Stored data
-*-

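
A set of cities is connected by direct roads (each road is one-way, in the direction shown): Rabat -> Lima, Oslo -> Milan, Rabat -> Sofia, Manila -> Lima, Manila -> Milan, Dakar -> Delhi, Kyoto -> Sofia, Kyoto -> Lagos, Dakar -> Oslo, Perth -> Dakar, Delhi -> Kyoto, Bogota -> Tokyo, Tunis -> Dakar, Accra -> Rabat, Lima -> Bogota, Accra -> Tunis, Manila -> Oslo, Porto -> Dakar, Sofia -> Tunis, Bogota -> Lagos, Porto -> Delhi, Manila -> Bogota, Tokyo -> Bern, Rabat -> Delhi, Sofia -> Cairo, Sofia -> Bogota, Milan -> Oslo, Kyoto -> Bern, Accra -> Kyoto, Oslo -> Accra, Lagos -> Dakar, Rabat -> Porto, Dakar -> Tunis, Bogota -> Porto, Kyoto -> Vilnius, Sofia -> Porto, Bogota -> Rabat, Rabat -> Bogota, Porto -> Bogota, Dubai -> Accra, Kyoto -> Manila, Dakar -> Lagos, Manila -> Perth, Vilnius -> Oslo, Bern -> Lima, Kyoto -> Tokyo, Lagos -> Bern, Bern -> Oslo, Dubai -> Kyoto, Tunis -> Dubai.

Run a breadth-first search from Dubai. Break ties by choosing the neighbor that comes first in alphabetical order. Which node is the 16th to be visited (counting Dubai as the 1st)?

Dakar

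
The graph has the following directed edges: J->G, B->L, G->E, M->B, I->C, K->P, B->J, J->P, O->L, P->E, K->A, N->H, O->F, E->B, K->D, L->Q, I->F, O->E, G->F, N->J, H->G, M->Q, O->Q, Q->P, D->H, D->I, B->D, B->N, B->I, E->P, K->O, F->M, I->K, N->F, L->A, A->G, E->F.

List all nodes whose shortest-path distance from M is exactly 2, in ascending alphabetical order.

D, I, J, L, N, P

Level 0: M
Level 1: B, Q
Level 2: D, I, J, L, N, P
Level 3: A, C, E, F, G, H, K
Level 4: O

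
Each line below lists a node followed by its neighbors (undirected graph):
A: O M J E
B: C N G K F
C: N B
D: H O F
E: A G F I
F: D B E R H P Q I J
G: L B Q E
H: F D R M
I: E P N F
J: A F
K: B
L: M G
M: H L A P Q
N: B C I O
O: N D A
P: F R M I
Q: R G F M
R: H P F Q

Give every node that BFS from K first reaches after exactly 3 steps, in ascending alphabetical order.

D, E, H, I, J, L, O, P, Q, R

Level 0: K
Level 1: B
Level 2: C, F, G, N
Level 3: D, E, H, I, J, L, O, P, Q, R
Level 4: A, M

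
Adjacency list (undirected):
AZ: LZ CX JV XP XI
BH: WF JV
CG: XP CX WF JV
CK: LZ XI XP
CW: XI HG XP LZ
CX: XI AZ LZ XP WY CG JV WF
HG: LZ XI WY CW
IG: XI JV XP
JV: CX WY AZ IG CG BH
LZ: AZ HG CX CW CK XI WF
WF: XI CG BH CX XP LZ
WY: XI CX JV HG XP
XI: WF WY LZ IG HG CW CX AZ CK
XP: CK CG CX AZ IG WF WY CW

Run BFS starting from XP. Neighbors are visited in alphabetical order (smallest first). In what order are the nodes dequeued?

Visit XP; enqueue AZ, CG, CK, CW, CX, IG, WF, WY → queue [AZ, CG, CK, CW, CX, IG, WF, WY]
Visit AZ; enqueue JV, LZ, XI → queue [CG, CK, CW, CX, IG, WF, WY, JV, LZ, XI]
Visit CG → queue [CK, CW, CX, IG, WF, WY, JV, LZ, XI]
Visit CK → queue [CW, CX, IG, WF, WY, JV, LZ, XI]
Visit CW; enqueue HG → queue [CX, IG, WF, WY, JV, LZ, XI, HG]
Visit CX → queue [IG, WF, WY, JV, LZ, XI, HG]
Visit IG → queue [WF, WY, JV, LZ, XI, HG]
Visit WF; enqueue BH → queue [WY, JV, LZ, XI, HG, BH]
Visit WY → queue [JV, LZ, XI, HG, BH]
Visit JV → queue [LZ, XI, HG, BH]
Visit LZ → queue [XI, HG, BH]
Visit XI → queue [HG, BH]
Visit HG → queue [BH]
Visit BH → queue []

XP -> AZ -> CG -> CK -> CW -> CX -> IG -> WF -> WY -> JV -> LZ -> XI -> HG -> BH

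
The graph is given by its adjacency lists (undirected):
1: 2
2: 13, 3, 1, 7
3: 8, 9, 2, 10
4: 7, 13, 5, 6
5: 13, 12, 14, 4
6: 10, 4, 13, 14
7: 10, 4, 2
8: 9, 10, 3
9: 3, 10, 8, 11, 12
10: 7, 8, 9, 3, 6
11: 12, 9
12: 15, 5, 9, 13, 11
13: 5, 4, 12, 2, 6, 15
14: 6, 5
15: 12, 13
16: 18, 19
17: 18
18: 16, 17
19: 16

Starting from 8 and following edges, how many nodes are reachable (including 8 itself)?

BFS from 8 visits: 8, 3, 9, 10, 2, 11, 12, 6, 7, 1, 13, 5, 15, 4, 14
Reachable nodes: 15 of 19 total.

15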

-*-

YOUR INSTRUCTIONS => The answer must be a single number: the count of lines in the records above that contain the word "graph".

ANSWER BELOW => 3